Task material Block Start
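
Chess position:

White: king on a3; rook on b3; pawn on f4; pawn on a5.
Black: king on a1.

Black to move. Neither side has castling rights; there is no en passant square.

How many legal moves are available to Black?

0

Black to move; king on a1.
In check: no.
Legal moves: none.
Count: 0.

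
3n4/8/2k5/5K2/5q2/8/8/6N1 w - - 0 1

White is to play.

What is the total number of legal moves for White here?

2

White to move; king on f5.
In check: yes, from the black queen on f4.
Legal moves: Kg6, Kxf4.
Count: 2.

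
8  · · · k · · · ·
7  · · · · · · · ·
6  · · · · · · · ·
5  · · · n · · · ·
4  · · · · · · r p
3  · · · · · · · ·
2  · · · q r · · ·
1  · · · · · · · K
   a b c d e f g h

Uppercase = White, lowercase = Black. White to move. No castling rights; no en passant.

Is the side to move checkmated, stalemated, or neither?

stalemate

White to move; white king on h1.
In check: no.
King squares — g1: attacked by Rg4; g2: attacked by Re2; h2: attacked by Re2.
Legal moves for White: none.
Not in check and no legal moves → stalemate.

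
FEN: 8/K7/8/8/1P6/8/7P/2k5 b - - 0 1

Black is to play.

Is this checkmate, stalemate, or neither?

Black to move; black king on c1.
In check: no.
Legal moves for Black: Kd2, Kc2, Kb2, Kd1, Kb1.
Black has 5 legal moves and is not in check → neither.

neither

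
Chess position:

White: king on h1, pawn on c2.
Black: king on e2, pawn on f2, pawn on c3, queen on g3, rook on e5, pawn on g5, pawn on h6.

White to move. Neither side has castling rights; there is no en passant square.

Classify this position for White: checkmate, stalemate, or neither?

White to move; white king on h1.
In check: no.
King squares — g1: attacked by Pf2; g2: attacked by Qg3; h2: attacked by Qg3.
Legal moves for White: none.
Not in check and no legal moves → stalemate.

stalemate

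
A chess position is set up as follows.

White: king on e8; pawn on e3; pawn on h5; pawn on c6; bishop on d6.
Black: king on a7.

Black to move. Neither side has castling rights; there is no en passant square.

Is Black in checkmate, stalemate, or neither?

Black to move; black king on a7.
In check: no.
Legal moves for Black: Ka8, Kb6, Ka6.
Black has 3 legal moves and is not in check → neither.

neither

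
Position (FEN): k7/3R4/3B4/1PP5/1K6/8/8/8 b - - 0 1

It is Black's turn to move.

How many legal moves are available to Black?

0

Black to move; king on a8.
In check: no.
Legal moves: none.
Count: 0.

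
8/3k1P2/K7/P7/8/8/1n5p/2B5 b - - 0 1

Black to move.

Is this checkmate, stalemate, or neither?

neither

Black to move; black king on d7.
In check: no.
Legal moves for Black: Kd8, Kc8, Ke7, Kc7, Ke6, Kd6, Kc6, Nc4, Na4, Nd3, Nd1, h1=Q, h1=R, h1=B, h1=N.
Black has 15 legal moves and is not in check → neither.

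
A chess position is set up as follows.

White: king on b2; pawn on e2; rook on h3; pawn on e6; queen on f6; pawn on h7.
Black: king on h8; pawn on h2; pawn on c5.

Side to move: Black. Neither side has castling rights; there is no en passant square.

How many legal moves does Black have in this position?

Black to move; king on h8.
In check: yes, from the white queen on f6.
Legal moves: none.
Count: 0.

0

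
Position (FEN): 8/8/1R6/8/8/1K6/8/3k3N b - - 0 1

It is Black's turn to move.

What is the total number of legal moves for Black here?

4

Black to move; king on d1.
In check: no.
Legal moves: Ke2, Kd2, Ke1, Kc1.
Count: 4.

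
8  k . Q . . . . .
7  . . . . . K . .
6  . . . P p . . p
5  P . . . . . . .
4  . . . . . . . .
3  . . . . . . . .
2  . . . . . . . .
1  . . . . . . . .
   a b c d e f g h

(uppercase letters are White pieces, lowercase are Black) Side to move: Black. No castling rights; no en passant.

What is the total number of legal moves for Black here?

Black to move; king on a8.
In check: yes, from the white queen on c8.
Legal moves: Ka7.
Count: 1.

1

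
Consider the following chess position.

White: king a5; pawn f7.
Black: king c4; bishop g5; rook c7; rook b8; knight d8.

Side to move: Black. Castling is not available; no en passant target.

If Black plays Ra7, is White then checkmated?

After Ra7: white king on a5; in check: yes, from the black rook on a7.
King squares — a4: attacked by Ra7; b4: attacked by Kc4; b5: attacked by Kc4; a6: attacked by Ra7; b6: attacked by Rb8.
White has no legal moves → checkmate.

yes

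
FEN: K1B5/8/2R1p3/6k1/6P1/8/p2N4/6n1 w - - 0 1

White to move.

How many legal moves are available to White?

23

White to move; king on a8.
In check: no.
Legal moves: Bd7, Bb7, Bxe6, Ba6, Kb8, Kb7, Ka7, Rc7, Rxe6, Rd6, Rb6, Ra6, Rc5+, Rc4, Rc3, Rc2, Rc1, Ne4+, Nc4, Nf3+, Nb3, Nf1, Nb1.
Count: 23.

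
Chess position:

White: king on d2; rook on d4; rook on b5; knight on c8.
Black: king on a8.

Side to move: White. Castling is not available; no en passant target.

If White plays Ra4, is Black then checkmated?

After Ra4: black king on a8; in check: yes, from the white rook on a4.
King squares — a7: attacked by Ra4; b7: attacked by Rb5; b8: attacked by Rb5.
Black has no legal moves → checkmate.

yes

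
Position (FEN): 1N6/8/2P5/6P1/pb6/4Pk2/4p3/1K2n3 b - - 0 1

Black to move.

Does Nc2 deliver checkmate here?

After Nc2: white king on b1; in check: no.
White is not in check, so this cannot be checkmate.

no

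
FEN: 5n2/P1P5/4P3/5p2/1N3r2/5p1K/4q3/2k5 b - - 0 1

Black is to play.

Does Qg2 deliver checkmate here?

After Qg2: white king on h3; in check: yes, from the black queen on g2.
King squares — g2: attacked by Pf3; h2: attacked by Qg2; g3: attacked by Qg2; g4: attacked by Qg2; h4: attacked by Rf4.
White has no legal moves → checkmate.

yes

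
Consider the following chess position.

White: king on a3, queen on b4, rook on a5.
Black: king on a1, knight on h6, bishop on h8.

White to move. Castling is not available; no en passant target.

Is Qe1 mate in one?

yes

After Qe1: black king on a1; in check: yes, from the white queen on e1.
King squares — b1: attacked by Qe1; a2: attacked by Ka3; b2: attacked by Ka3.
Black has no legal moves → checkmate.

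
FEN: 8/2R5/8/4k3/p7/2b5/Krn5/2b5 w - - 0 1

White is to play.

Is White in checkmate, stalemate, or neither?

checkmate

White to move; white king on a2.
In check: yes, from the black rook on b2.
King squares — a1: attacked by Nc2; b1: attacked by Rb2; b2: attacked by Bc1; a3: attacked by Nc2; b3: attacked by Rb2.
Legal moves for White: none.
In check with no legal moves → checkmate.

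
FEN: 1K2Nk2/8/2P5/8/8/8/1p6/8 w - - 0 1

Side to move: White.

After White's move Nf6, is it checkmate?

After Nf6: black king on f8; in check: no.
Black is not in check, so this cannot be checkmate.

no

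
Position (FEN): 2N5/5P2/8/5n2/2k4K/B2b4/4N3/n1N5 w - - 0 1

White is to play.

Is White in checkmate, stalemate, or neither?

neither

White to move; white king on h4.
In check: yes, from the black knight on f5.
King squares — g3: attacked by Nf5; h3: available; g4: available; g5: available; h5: available.
Legal moves for White: Kh5, Kg5, Kg4, Kh3.
White is in check but has 4 legal moves → neither.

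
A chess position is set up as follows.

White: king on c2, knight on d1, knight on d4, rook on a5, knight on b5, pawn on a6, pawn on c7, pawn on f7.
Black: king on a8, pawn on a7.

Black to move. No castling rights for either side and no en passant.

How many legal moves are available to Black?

Black to move; king on a8.
In check: no.
Legal moves: none.
Count: 0.

0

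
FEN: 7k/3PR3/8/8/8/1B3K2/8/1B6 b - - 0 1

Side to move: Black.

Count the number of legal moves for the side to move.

0

Black to move; king on h8.
In check: no.
Legal moves: none.
Count: 0.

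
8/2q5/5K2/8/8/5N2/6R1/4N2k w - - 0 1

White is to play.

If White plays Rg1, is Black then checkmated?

yes

After Rg1: black king on h1; in check: yes, from the white rook on g1.
King squares — g1: attacked by Nf3; g2: attacked by Ne1; h2: attacked by Nf3.
Black has no legal moves → checkmate.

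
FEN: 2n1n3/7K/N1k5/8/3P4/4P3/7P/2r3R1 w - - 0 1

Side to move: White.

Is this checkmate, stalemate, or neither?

neither

White to move; white king on h7.
In check: no.
Legal moves for White include: Kh8, Kg8, Kh6, Kg6, Nb8+, Nc7, Nc5, Nb4+, Rg8, Rg7, Rg6+, Rg5, Rg4, Rg3, Rg2, Rh1, Rf1, Re1, ... (list truncated; more exist).
White has legal moves and is not in check → neither.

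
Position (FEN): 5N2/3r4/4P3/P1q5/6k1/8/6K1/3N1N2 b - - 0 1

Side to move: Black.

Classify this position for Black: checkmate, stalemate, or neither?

Black to move; black king on g4.
In check: no.
Legal moves for Black include: Rd8, Rh7, Rg7, Rf7, Re7, Rc7, Rb7, Ra7, Rd6, Rd5, Rd4, Rd3, Rd2+, Rxd1, Qxf8, Qc8, Qe7, Qc7, ... (list truncated; more exist).
Black has legal moves and is not in check → neither.

neither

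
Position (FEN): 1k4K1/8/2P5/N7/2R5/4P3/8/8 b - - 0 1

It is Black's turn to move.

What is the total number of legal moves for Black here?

4

Black to move; king on b8.
In check: no.
Legal moves: Kc8, Ka8, Kc7, Ka7.
Count: 4.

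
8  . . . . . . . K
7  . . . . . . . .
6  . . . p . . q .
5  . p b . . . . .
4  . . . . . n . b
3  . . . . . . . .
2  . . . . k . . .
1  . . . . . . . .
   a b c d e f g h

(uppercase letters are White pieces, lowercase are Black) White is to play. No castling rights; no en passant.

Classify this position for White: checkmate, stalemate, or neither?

stalemate

White to move; white king on h8.
In check: no.
King squares — g7: attacked by Qg6; h7: attacked by Qg6; g8: attacked by Qg6.
Legal moves for White: none.
Not in check and no legal moves → stalemate.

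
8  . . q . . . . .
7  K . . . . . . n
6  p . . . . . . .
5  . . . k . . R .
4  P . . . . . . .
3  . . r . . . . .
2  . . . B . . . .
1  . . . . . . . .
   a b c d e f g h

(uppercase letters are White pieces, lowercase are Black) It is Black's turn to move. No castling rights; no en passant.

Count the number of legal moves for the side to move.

8

Black to move; king on d5.
In check: yes, from the white rook on g5.
Legal moves: Ke6, Kd6, Kc6, Ke4, Kd4, Kc4, Qf5, Nxg5.
Count: 8.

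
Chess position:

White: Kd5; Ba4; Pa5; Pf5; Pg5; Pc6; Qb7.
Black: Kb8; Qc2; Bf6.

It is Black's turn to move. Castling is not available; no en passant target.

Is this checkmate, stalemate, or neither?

checkmate

Black to move; black king on b8.
In check: yes, from the white queen on b7.
King squares — a7: attacked by Qb7; b7: attacked by Pc6; c7: attacked by Qb7; a8: attacked by Qb7; c8: attacked by Qb7.
Legal moves for Black: none.
In check with no legal moves → checkmate.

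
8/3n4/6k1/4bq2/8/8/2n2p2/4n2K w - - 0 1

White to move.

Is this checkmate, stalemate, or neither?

stalemate

White to move; white king on h1.
In check: no.
King squares — g1: attacked by Pf2; g2: attacked by Ne1; h2: attacked by Be5.
Legal moves for White: none.
Not in check and no legal moves → stalemate.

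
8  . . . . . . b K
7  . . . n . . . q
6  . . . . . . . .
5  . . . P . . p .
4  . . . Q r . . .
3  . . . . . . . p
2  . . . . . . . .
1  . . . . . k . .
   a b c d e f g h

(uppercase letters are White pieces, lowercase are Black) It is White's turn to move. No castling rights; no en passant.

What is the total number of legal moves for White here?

0

White to move; king on h8.
In check: yes, from the black queen on h7.
Legal moves: none.
Count: 0.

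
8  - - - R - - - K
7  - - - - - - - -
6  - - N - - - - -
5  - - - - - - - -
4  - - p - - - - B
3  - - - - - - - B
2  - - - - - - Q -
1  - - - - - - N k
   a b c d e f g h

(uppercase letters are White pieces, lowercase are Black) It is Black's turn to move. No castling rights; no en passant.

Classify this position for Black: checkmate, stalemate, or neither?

checkmate

Black to move; black king on h1.
In check: yes, from the white queen on g2.
King squares — g1: attacked by Qg2; g2: attacked by Bh3; h2: attacked by Qg2.
Legal moves for Black: none.
In check with no legal moves → checkmate.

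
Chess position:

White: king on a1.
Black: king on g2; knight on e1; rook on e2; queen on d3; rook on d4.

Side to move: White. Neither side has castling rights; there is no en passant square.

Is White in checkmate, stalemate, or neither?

White to move; white king on a1.
In check: no.
King squares — b1: attacked by Qd3; a2: attacked by Re2; b2: attacked by Re2.
Legal moves for White: none.
Not in check and no legal moves → stalemate.

stalemate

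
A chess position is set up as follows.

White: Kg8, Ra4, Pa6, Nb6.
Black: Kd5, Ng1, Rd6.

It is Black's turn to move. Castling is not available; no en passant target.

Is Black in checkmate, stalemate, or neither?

neither

Black to move; black king on d5.
In check: yes, from the white knight on b6.
Legal moves for Black: Ke6, Kc6, Ke5, Kc5, Rxb6.
Black is in check but has 5 legal moves → neither.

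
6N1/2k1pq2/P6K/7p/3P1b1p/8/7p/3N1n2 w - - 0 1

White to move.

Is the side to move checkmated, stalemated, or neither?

White to move; white king on h6.
In check: yes, from the black bishop on f4.
King squares — g5: attacked by Bf4; h5: attacked by Qf7; g6: attacked by Qf7; g7: attacked by Qf7; h7: attacked by Qf7.
Legal moves for White: none.
In check with no legal moves → checkmate.

checkmate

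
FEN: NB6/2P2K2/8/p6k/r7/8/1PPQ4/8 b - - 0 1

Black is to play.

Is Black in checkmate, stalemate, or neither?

Black to move; black king on h5.
In check: no.
Legal moves for Black: Kh4, Kg4, Rh4, Rg4, Rf4+, Re4, Rd4, Rc4, Rb4, Ra3, Ra2, Ra1.
Black has 12 legal moves and is not in check → neither.

neither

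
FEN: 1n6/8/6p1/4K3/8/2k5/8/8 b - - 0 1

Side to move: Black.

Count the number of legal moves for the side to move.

Black to move; king on c3.
In check: no.
Legal moves: Nd7+, Nc6+, Na6, Kc4, Kb4, Kd3, Kb3, Kd2, Kc2, Kb2, g5.
Count: 11.

11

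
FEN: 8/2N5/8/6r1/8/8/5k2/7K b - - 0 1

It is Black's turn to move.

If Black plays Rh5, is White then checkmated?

After Rh5: white king on h1; in check: yes, from the black rook on h5.
King squares — g1: attacked by Kf2; g2: attacked by Kf2; h2: attacked by Rh5.
White has no legal moves → checkmate.

yes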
Task material Block End
• **Instructions for the task**
In the data above, retype exactly and only the lines between the one holding "White: king a5; pawn f7." and the one holding "White: king on d2;", inclusive.

• **Written reply**
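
White: king a5; pawn f7.
Black: king c4; bishop g5; rook c7; rook b8; knight d8.

Side to move: Black. Castling is not available; no en passant target.

If Black plays Ra7, is White then checkmated?

After Ra7: white king on a5; in check: yes, from the black rook on a7.
King squares — a4: attacked by Ra7; b4: attacked by Kc4; b5: attacked by Kc4; a6: attacked by Ra7; b6: attacked by Rb8.
White has no legal moves → checkmate.

yes

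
FEN: K1B5/8/2R1p3/6k1/6P1/8/p2N4/6n1 w - - 0 1

White to move.

How many legal moves are available to White?

23

White to move; king on a8.
In check: no.
Legal moves: Bd7, Bb7, Bxe6, Ba6, Kb8, Kb7, Ka7, Rc7, Rxe6, Rd6, Rb6, Ra6, Rc5+, Rc4, Rc3, Rc2, Rc1, Ne4+, Nc4, Nf3+, Nb3, Nf1, Nb1.
Count: 23.

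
Chess position:

White: king on d2; rook on d4; rook on b5; knight on c8.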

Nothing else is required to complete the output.